_Aim of the exercise_
If a line in the entries contains the word "width", list it.

'''

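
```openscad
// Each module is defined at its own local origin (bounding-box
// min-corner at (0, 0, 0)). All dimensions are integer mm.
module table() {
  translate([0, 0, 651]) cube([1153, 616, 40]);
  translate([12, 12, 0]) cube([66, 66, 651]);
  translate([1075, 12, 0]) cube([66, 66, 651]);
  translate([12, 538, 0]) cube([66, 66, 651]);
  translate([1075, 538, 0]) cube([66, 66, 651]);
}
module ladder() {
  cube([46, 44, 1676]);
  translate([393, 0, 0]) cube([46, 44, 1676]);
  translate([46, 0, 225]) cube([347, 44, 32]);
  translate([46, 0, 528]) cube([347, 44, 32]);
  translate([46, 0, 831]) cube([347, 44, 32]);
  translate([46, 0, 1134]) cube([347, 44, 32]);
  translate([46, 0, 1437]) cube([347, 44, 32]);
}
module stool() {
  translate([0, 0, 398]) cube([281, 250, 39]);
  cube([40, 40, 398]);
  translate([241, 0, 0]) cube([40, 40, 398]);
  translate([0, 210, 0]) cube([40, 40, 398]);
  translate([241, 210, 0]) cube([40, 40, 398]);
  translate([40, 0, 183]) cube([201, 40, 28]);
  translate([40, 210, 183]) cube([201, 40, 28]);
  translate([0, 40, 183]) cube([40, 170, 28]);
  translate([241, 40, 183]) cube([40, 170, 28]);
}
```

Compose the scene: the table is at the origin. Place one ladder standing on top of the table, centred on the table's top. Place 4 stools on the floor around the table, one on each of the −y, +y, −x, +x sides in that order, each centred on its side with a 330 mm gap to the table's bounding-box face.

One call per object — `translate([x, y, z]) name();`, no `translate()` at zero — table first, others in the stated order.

table();
translate([357, 286, 691]) ladder();
translate([436, -580, 0]) stool();
translate([436, 946, 0]) stool();
translate([-611, 183, 0]) stool();
translate([1483, 183, 0]) stool();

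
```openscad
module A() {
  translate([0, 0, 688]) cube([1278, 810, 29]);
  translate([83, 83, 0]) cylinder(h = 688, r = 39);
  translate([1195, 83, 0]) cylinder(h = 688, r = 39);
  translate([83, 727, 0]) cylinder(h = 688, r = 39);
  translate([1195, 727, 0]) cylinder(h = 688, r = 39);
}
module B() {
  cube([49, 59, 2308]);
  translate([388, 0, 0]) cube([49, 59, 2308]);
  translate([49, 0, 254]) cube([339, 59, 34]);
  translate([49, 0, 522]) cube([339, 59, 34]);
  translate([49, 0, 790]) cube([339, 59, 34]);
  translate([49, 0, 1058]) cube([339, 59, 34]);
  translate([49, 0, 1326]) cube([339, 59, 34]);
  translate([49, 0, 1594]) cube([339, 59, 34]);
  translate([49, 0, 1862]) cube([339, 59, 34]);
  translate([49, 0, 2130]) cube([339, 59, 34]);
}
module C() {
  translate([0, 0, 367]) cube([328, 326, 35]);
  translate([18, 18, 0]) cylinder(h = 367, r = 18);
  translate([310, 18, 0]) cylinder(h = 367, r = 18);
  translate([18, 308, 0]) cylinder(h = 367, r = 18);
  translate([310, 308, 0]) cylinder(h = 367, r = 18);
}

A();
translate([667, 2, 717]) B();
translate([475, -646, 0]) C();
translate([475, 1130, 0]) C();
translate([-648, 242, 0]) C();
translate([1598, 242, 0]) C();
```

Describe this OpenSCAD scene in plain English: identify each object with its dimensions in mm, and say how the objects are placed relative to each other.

A is a table with a 1278×810 mm rectangular top, 29 mm thick, top surface at z = 717 mm, supported by four round legs of 78 mm diameter, each leg's bounding box inset 44 mm from the nearest pair of top edges, running from the floor.

B is a wooden ladder with two side rails of 49×59 mm section and 2308 mm height, set 437 mm apart overall. Between them run 8 rectangular rungs (59 mm deep, 34 mm thick), front faces flush with the rails' −y face. The bottom of the first rung is 254 mm above the floor and each subsequent rung is 268 mm higher than the one below.

C is a four-legged stool. The seat is 328×326 mm, 35 mm thick, top at z = 402 mm. It stands on four round legs, each 36 mm in diameter, from z = 0 to the seat underside, each leg's axis is inset half a diameter from the nearest pair of seat edges (so the leg's bounding box is flush with the corner).

The ladder is on top of the table. Four stools sit around the table at the −y, +y, −x, +x sides.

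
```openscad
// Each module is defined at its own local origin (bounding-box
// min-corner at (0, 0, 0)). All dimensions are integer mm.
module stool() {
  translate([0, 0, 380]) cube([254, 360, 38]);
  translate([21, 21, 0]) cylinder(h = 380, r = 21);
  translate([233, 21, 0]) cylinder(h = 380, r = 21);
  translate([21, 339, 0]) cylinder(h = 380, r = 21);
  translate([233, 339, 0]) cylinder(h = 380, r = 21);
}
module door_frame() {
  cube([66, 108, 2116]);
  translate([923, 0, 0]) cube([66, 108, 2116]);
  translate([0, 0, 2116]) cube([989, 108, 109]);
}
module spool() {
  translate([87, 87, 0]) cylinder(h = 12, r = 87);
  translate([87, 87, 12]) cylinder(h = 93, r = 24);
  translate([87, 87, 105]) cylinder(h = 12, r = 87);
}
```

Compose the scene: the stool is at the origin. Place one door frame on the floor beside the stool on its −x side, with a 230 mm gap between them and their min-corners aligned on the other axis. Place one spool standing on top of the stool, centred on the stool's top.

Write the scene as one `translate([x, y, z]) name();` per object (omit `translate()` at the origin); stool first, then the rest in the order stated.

stool();
translate([-1219, 0, 0]) door_frame();
translate([40, 93, 418]) spool();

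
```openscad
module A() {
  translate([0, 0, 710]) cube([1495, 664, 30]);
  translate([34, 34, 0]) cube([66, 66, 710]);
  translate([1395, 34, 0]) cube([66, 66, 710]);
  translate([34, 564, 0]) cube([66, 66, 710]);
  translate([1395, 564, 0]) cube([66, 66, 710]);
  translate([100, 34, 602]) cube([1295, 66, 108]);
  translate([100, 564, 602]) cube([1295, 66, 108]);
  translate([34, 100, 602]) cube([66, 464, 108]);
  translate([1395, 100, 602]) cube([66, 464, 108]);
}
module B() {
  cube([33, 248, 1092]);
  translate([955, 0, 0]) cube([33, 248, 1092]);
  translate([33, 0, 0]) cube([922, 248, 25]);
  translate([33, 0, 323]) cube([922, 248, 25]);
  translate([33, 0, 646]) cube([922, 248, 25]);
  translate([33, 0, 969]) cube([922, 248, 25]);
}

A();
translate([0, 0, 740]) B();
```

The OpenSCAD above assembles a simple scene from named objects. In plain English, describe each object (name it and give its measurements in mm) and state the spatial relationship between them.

A is a table: top 1495 mm (x) × 664 mm (y), 30 mm thick, upper face at z = 740 mm, on four 66×66 mm square legs, each inset 34 mm from the nearest pair of top edges, running from z = 0 to the bottom of the top. Four apron rails, 66 mm thick and 108 mm tall, run between adjacent legs with their top edges flush with the underside of the top and their outer faces flush with the legs' outer faces.

B is a bookshelf 988 mm wide overall, 248 mm deep and 1092 mm tall. The two sides are 33 mm thick vertical panels. 4 horizontal shelves of 25 mm thickness span between the inner faces of the sides; the lowest shelf sits on the floor and shelves are stacked with a clear vertical gap of 298 mm between each pair.

The bookshelf is on top of the table.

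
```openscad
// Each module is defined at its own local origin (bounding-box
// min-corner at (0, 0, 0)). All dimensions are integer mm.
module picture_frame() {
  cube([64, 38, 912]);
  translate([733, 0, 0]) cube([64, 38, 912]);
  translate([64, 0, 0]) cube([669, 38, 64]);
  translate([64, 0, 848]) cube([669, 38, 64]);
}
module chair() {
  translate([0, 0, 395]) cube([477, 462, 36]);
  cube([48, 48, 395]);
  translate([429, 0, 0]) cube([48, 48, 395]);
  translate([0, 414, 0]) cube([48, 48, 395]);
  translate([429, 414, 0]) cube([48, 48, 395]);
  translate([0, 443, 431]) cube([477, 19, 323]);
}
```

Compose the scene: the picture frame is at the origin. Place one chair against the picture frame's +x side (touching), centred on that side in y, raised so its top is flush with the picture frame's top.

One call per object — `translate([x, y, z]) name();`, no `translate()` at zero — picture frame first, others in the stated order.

picture_frame();
translate([797, -212, 158]) chair();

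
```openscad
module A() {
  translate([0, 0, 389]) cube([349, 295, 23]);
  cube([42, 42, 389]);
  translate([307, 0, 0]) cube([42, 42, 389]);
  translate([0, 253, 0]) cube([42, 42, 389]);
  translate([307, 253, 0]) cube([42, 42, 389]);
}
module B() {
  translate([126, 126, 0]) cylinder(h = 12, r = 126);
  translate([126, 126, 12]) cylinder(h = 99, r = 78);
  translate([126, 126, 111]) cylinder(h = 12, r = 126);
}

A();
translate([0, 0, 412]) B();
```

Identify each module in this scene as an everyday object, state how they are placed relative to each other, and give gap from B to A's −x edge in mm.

The spool's min-x is at 0; the stool's min-x is 0; gap = 0 mm.

A is a stool. B is a spool. The spool is on top of the stool. The gap from the spool to the stool's −x edge is 0 mm.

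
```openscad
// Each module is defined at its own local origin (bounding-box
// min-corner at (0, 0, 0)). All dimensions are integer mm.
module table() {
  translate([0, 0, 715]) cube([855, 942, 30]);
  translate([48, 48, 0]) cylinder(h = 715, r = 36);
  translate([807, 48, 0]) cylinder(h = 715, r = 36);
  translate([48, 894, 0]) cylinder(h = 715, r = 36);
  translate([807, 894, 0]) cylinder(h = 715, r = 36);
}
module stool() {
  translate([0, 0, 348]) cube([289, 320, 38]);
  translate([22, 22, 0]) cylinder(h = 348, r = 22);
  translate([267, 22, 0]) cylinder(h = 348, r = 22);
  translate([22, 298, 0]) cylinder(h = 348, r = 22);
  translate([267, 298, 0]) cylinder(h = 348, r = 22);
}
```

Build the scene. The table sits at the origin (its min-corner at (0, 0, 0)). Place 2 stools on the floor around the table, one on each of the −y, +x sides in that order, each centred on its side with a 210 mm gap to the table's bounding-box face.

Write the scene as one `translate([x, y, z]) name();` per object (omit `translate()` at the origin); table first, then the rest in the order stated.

table();
translate([283, -530, 0]) stool();
translate([1065, 311, 0]) stool();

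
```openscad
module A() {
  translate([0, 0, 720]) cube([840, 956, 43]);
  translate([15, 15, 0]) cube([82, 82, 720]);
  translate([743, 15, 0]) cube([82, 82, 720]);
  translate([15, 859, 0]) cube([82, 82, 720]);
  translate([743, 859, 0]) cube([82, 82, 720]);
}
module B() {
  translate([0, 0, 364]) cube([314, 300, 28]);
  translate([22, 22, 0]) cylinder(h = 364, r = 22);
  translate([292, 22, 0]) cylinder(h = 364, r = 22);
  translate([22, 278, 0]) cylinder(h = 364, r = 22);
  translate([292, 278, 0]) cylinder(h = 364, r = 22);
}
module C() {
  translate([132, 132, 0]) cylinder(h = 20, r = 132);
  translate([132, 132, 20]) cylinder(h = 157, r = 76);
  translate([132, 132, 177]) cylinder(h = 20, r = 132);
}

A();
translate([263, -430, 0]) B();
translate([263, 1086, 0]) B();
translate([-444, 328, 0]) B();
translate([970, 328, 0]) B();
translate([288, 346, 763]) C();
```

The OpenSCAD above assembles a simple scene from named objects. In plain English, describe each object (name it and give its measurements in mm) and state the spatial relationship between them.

A is a table: top 840 mm (x) × 956 mm (y), 43 mm thick, upper face at z = 763 mm, on four 82×82 mm square legs, each inset 15 mm from the nearest pair of top edges, running from z = 0 to the bottom of the top.

B is a four-legged stool. The seat is 314×300 mm, 28 mm thick, top at z = 392 mm. It stands on four round legs, each 44 mm in diameter, from z = 0 to the seat underside, each leg's axis is inset half a diameter from the nearest pair of seat edges (so the leg's bounding box is flush with the corner).

C is a spool: two coaxial disc flanges of radius 132 mm and thickness 20 mm, joined by a core cylinder of radius 76 mm and height 157 mm. The lower flange rests on z = 0 and the three cylinders share a vertical axis.

Four stools sit around the table at the −y, +y, −x, +x sides. The spool is on top of the table, centred.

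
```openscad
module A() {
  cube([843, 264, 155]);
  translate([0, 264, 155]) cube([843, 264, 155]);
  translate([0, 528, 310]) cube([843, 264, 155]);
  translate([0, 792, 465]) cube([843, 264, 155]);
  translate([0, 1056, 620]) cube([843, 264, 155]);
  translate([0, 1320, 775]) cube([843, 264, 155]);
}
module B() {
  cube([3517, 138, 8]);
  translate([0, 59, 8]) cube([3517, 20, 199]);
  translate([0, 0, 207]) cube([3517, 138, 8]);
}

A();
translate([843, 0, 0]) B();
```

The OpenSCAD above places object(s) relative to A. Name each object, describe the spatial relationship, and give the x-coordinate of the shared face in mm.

The staircase's +x face and the I-beam's −x face are both at x = 843 mm.

A is a staircase. B is an I-beam. The I-beam is against the staircase's +x side, with their −y faces flush. The x-coordinate of the shared face is 843 mm.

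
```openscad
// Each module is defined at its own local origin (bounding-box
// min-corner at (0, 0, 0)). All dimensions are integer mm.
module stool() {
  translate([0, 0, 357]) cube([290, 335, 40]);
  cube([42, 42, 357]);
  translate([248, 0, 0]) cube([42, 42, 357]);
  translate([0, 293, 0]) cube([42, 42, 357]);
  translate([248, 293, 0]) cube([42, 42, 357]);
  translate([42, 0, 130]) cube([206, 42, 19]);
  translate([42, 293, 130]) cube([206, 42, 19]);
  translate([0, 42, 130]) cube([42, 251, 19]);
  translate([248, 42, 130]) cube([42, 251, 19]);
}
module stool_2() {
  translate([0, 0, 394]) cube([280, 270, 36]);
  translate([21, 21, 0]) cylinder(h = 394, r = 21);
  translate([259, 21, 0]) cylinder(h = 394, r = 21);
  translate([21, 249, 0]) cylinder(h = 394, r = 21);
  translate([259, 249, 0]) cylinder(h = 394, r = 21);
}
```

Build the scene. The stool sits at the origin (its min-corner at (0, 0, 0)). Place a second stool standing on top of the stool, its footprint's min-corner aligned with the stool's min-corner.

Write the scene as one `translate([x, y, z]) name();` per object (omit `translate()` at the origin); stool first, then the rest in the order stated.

stool();
translate([0, 0, 397]) stool_2();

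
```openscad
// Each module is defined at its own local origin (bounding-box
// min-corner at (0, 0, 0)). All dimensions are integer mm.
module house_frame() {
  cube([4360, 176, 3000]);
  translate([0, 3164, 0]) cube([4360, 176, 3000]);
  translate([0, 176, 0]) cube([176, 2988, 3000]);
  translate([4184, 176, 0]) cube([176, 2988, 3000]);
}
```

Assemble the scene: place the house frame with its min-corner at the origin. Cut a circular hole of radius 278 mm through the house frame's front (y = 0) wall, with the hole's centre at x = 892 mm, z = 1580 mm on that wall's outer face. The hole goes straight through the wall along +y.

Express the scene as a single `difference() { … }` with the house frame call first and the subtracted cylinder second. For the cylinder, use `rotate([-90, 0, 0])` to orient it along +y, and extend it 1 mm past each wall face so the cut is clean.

difference() {
  house_frame();
  translate([892, -1, 1580]) rotate([-90, 0, 0]) cylinder(h = 178, r = 278);
}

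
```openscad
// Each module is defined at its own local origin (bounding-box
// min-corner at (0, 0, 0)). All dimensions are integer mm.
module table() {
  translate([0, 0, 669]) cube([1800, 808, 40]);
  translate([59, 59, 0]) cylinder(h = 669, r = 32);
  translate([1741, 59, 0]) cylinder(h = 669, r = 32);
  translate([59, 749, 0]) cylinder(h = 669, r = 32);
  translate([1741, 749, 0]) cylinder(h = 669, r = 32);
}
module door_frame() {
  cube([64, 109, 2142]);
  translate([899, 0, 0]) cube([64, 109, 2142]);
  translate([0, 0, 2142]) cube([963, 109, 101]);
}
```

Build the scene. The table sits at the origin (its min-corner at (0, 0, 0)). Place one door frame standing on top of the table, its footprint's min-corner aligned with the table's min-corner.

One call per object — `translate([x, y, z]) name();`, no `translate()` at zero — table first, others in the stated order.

table();
translate([0, 0, 709]) door_frame();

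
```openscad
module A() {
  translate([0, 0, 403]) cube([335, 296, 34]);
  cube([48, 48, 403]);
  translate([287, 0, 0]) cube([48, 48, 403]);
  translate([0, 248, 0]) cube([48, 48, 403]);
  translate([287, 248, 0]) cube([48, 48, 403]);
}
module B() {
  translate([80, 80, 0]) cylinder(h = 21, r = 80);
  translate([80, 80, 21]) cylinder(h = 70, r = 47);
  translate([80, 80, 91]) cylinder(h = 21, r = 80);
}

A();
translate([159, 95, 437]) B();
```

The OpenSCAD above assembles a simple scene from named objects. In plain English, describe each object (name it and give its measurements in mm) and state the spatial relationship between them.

A is a four-legged stool. The seat is a 335×296×34 mm slab whose top surface is at z = 437 mm; four square legs, each 48×48 mm in cross-section, run from the floor (z = 0) to the underside of the seat, each flush with a corner of the seat.

B is a spool: two coaxial disc flanges of radius 80 mm and thickness 21 mm, joined by a core cylinder of radius 47 mm and height 70 mm. The lower flange rests on z = 0 and the three cylinders share a vertical axis.

The spool is on top of the stool.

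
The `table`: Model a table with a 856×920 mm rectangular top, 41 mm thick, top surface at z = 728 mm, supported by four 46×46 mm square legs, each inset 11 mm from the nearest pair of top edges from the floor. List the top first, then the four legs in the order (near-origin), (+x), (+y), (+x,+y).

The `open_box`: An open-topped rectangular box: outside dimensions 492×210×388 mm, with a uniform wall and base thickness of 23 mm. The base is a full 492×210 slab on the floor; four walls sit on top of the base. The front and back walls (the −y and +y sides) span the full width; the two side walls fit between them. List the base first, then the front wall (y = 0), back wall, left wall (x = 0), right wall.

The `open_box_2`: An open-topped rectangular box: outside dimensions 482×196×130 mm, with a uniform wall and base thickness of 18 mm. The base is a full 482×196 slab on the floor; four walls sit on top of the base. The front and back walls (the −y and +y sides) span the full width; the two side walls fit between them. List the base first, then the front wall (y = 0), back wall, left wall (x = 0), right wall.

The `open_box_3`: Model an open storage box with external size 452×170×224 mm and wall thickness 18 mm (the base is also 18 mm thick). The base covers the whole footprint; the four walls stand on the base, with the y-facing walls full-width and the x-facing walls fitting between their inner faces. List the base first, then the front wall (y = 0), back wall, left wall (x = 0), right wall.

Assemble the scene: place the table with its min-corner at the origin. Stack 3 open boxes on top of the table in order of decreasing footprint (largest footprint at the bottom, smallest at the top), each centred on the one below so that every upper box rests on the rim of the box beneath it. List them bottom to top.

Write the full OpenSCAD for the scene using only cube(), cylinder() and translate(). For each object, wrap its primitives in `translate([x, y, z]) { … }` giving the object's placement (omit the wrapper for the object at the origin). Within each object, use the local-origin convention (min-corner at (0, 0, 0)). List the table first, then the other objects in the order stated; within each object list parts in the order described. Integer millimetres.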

'''

_Task solution_
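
The `open_box`: An open-topped rectangular box: outside dimensions 492×210×388 mm, with a uniform wall and base thickness of 23 mm. The base is a full 492×210 slab on the floor; four walls sit on top of the base. The front and back walls (the −y and +y sides) span the full width; the two side walls fit between them. List the base first, then the front wall (y = 0), back wall, left wall (x = 0), right wall.
The `open_box_2`: An open-topped rectangular box: outside dimensions 482×196×130 mm, with a uniform wall and base thickness of 18 mm. The base is a full 482×196 slab on the floor; four walls sit on top of the base. The front and back walls (the −y and +y sides) span the full width; the two side walls fit between them. List the base first, then the front wall (y = 0), back wall, left wall (x = 0), right wall.
The `open_box_3`: Model an open storage box with external size 452×170×224 mm and wall thickness 18 mm (the base is also 18 mm thick). The base covers the whole footprint; the four walls stand on the base, with the y-facing walls full-width and the x-facing walls fitting between their inner faces. List the base first, then the front wall (y = 0), back wall, left wall (x = 0), right wall.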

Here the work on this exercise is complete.